■ **TASK DESCRIPTION**:
Please give back only the lines below from the one containing "P(X->X) = 1, P(X->Y)" to the one containing "Starting from state S1, what", each repeated word for word, both ends included.

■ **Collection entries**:
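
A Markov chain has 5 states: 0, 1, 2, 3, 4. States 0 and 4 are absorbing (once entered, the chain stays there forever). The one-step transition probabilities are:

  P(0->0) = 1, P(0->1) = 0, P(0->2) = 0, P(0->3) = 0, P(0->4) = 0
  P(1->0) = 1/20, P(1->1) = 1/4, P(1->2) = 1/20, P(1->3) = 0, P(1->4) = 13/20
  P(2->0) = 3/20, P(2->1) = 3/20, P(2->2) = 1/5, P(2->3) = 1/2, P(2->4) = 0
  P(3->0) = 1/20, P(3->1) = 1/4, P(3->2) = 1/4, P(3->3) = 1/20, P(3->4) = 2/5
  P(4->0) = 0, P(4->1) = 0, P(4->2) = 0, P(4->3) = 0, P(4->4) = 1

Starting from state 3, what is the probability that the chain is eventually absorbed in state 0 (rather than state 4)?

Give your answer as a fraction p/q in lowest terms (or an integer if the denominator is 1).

Let a_i = P(absorbed in 0 | start in state i).
Boundary conditions: a_0 = 1, a_4 = 0.
For each transient state i, a_i = sum_j P(i->j) * a_j:
  a_1 = 1/20*a_0 + 1/4*a_1 + 1/20*a_2 + 0*a_3 + 13/20*a_4
  a_2 = 3/20*a_0 + 3/20*a_1 + 1/5*a_2 + 1/2*a_3 + 0*a_4
  a_3 = 1/20*a_0 + 1/4*a_1 + 1/4*a_2 + 1/20*a_3 + 2/5*a_4

Substituting a_0 = 1 and a_4 = 0, rearrange to (I - Q) a = r where r[i] = P(i -> 0):
  [3/4, -1/20, 0] . (a_1, a_2, a_3) = 1/20
  [-3/20, 4/5, -1/2] . (a_1, a_2, a_3) = 3/20
  [-1/4, -1/4, 19/20] . (a_1, a_2, a_3) = 1/20

Solving yields:
  a_1 = 321/3703
  a_2 = 1112/3703
  a_3 = 572/3703

Starting state is 3, so the absorption probability is a_3 = 572/3703.

Answer: 572/3703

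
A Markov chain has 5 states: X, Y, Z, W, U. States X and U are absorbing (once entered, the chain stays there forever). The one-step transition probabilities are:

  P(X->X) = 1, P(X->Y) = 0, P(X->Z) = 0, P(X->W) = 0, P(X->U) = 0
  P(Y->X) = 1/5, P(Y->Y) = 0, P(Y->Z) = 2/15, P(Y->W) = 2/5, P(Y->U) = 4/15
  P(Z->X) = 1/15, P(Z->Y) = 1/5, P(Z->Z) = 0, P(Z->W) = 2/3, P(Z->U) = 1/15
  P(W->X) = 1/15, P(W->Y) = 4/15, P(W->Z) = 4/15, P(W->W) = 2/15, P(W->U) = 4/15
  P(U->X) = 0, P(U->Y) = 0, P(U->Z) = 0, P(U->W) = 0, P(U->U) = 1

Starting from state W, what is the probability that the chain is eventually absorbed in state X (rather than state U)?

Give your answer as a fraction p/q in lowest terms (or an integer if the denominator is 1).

Let a_i = P(absorbed in X | start in state i).
Boundary conditions: a_X = 1, a_U = 0.
For each transient state i, a_i = sum_j P(i->j) * a_j:
  a_Y = 1/5*a_X + 0*a_Y + 2/15*a_Z + 2/5*a_W + 4/15*a_U
  a_Z = 1/15*a_X + 1/5*a_Y + 0*a_Z + 2/3*a_W + 1/15*a_U
  a_W = 1/15*a_X + 4/15*a_Y + 4/15*a_Z + 2/15*a_W + 4/15*a_U

Substituting a_X = 1 and a_U = 0, rearrange to (I - Q) a = r where r[i] = P(i -> X):
  [1, -2/15, -2/5] . (a_Y, a_Z, a_W) = 1/5
  [-1/5, 1, -2/3] . (a_Y, a_Z, a_W) = 1/15
  [-4/15, -4/15, 13/15] . (a_Y, a_Z, a_W) = 1/15

Solving yields:
  a_Y = 125/347
  a_Z = 576/1735
  a_W = 503/1735

Starting state is W, so the absorption probability is a_W = 503/1735.

Answer: 503/1735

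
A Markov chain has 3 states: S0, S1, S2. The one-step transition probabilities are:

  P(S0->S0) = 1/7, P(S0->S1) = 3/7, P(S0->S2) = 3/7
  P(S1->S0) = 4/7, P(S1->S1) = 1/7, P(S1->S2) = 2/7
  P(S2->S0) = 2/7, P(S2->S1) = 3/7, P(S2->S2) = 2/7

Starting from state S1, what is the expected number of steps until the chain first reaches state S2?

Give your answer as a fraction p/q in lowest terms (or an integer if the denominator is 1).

Let h_i = expected steps to first reach S2 from state i.
Boundary: h_S2 = 0.
First-step equations for the other states:
  h_S0 = 1 + 1/7*h_S0 + 3/7*h_S1 + 3/7*h_S2
  h_S1 = 1 + 4/7*h_S0 + 1/7*h_S1 + 2/7*h_S2

Substituting h_S2 = 0 and rearranging gives the linear system (I - Q) h = 1:
  [6/7, -3/7] . (h_S0, h_S1) = 1
  [-4/7, 6/7] . (h_S0, h_S1) = 1

Solving yields:
  h_S0 = 21/8
  h_S1 = 35/12

Starting state is S1, so the expected hitting time is h_S1 = 35/12.

Answer: 35/12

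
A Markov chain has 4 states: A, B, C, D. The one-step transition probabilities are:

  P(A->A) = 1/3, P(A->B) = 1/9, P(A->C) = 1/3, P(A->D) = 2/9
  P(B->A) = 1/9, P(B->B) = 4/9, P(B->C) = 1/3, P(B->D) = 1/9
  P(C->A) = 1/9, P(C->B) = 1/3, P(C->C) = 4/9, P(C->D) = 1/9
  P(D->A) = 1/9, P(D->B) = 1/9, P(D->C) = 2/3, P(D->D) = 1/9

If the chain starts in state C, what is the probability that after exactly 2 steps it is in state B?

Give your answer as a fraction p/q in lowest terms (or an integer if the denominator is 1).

Computing P^2 by repeated multiplication:
P^1 =
  A: [1/3, 1/9, 1/3, 2/9]
  B: [1/9, 4/9, 1/3, 1/9]
  C: [1/9, 1/3, 4/9, 1/9]
  D: [1/9, 1/9, 2/3, 1/9]
P^2 =
  A: [5/27, 2/9, 4/9, 4/27]
  B: [11/81, 1/3, 11/27, 10/81]
  C: [11/81, 26/81, 34/81, 10/81]
  D: [11/81, 8/27, 4/9, 10/81]

(P^2)[C -> B] = 26/81

Answer: 26/81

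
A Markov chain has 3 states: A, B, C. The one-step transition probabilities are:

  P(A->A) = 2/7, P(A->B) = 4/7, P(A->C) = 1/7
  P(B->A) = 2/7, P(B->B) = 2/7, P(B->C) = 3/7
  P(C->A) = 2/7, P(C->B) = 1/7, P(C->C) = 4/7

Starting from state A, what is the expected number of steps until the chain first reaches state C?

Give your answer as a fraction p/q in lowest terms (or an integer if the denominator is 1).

Answer: 63/17

Derivation:
Let h_i = expected steps to first reach C from state i.
Boundary: h_C = 0.
First-step equations for the other states:
  h_A = 1 + 2/7*h_A + 4/7*h_B + 1/7*h_C
  h_B = 1 + 2/7*h_A + 2/7*h_B + 3/7*h_C

Substituting h_C = 0 and rearranging gives the linear system (I - Q) h = 1:
  [5/7, -4/7] . (h_A, h_B) = 1
  [-2/7, 5/7] . (h_A, h_B) = 1

Solving yields:
  h_A = 63/17
  h_B = 49/17

Starting state is A, so the expected hitting time is h_A = 63/17.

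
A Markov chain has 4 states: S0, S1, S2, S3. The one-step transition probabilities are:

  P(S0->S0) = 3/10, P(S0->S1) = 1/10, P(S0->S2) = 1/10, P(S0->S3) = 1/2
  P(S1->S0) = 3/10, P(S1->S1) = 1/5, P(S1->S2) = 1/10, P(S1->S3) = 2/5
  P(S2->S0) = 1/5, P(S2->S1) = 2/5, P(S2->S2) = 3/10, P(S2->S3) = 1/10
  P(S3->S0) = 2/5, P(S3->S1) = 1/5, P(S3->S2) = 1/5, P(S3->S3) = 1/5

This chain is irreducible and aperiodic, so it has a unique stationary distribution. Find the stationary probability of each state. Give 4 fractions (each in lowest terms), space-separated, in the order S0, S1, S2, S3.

Answer: 310/983 198/983 162/983 313/983

Derivation:
The stationary distribution satisfies pi = pi * P, i.e.:
  pi_S0 = 3/10*pi_S0 + 3/10*pi_S1 + 1/5*pi_S2 + 2/5*pi_S3
  pi_S1 = 1/10*pi_S0 + 1/5*pi_S1 + 2/5*pi_S2 + 1/5*pi_S3
  pi_S2 = 1/10*pi_S0 + 1/10*pi_S1 + 3/10*pi_S2 + 1/5*pi_S3
  pi_S3 = 1/2*pi_S0 + 2/5*pi_S1 + 1/10*pi_S2 + 1/5*pi_S3
with normalization: pi_S0 + pi_S1 + pi_S2 + pi_S3 = 1.

Using the first 3 balance equations plus normalization, the linear system A*pi = b is:
  [-7/10, 3/10, 1/5, 2/5] . pi = 0
  [1/10, -4/5, 2/5, 1/5] . pi = 0
  [1/10, 1/10, -7/10, 1/5] . pi = 0
  [1, 1, 1, 1] . pi = 1

Solving yields:
  pi_S0 = 310/983
  pi_S1 = 198/983
  pi_S2 = 162/983
  pi_S3 = 313/983

Verification (pi * P):
  310/983*3/10 + 198/983*3/10 + 162/983*1/5 + 313/983*2/5 = 310/983 = pi_S0  (ok)
  310/983*1/10 + 198/983*1/5 + 162/983*2/5 + 313/983*1/5 = 198/983 = pi_S1  (ok)
  310/983*1/10 + 198/983*1/10 + 162/983*3/10 + 313/983*1/5 = 162/983 = pi_S2  (ok)
  310/983*1/2 + 198/983*2/5 + 162/983*1/10 + 313/983*1/5 = 313/983 = pi_S3  (ok)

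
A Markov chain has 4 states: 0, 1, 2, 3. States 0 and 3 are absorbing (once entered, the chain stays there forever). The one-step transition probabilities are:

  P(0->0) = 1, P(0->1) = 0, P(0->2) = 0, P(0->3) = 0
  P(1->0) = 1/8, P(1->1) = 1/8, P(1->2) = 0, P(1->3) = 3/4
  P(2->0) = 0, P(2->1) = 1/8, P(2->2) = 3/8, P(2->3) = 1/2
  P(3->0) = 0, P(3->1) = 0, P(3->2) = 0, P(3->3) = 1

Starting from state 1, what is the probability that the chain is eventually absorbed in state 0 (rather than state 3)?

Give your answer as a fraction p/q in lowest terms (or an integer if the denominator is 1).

Answer: 1/7

Derivation:
Let a_i = P(absorbed in 0 | start in state i).
Boundary conditions: a_0 = 1, a_3 = 0.
For each transient state i, a_i = sum_j P(i->j) * a_j:
  a_1 = 1/8*a_0 + 1/8*a_1 + 0*a_2 + 3/4*a_3
  a_2 = 0*a_0 + 1/8*a_1 + 3/8*a_2 + 1/2*a_3

Substituting a_0 = 1 and a_3 = 0, rearrange to (I - Q) a = r where r[i] = P(i -> 0):
  [7/8, 0] . (a_1, a_2) = 1/8
  [-1/8, 5/8] . (a_1, a_2) = 0

Solving yields:
  a_1 = 1/7
  a_2 = 1/35

Starting state is 1, so the absorption probability is a_1 = 1/7.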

■ **SOLUTION TO THIS EXERCISE**:
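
  P(X->X) = 1, P(X->Y) = 0, P(X->Z) = 0, P(X->W) = 0, P(X->U) = 0
  P(Y->X) = 1/5, P(Y->Y) = 0, P(Y->Z) = 2/15, P(Y->W) = 2/5, P(Y->U) = 4/15
  P(Z->X) = 1/15, P(Z->Y) = 1/5, P(Z->Z) = 0, P(Z->W) = 2/3, P(Z->U) = 1/15
  P(W->X) = 1/15, P(W->Y) = 4/15, P(W->Z) = 4/15, P(W->W) = 2/15, P(W->U) = 4/15
  P(U->X) = 0, P(U->Y) = 0, P(U->Z) = 0, P(U->W) = 0, P(U->U) = 1

Starting from state W, what is the probability that the chain is eventually absorbed in state X (rather than state U)?

Give your answer as a fraction p/q in lowest terms (or an integer if the denominator is 1).

Let a_i = P(absorbed in X | start in state i).
Boundary conditions: a_X = 1, a_U = 0.
For each transient state i, a_i = sum_j P(i->j) * a_j:
  a_Y = 1/5*a_X + 0*a_Y + 2/15*a_Z + 2/5*a_W + 4/15*a_U
  a_Z = 1/15*a_X + 1/5*a_Y + 0*a_Z + 2/3*a_W + 1/15*a_U
  a_W = 1/15*a_X + 4/15*a_Y + 4/15*a_Z + 2/15*a_W + 4/15*a_U

Substituting a_X = 1 and a_U = 0, rearrange to (I - Q) a = r where r[i] = P(i -> X):
  [1, -2/15, -2/5] . (a_Y, a_Z, a_W) = 1/5
  [-1/5, 1, -2/3] . (a_Y, a_Z, a_W) = 1/15
  [-4/15, -4/15, 13/15] . (a_Y, a_Z, a_W) = 1/15

Solving yields:
  a_Y = 125/347
  a_Z = 576/1735
  a_W = 503/1735

Starting state is W, so the absorption probability is a_W = 503/1735.

Answer: 503/1735

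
A Markov chain has 3 states: S0, S1, S2. The one-step transition probabilities are:

  P(S0->S0) = 1/7, P(S0->S1) = 3/7, P(S0->S2) = 3/7
  P(S1->S0) = 4/7, P(S1->S1) = 1/7, P(S1->S2) = 2/7
  P(S2->S0) = 2/7, P(S2->S1) = 3/7, P(S2->S2) = 2/7

Starting from state S1, what is the expected number of steps until the chain first reaches state S2?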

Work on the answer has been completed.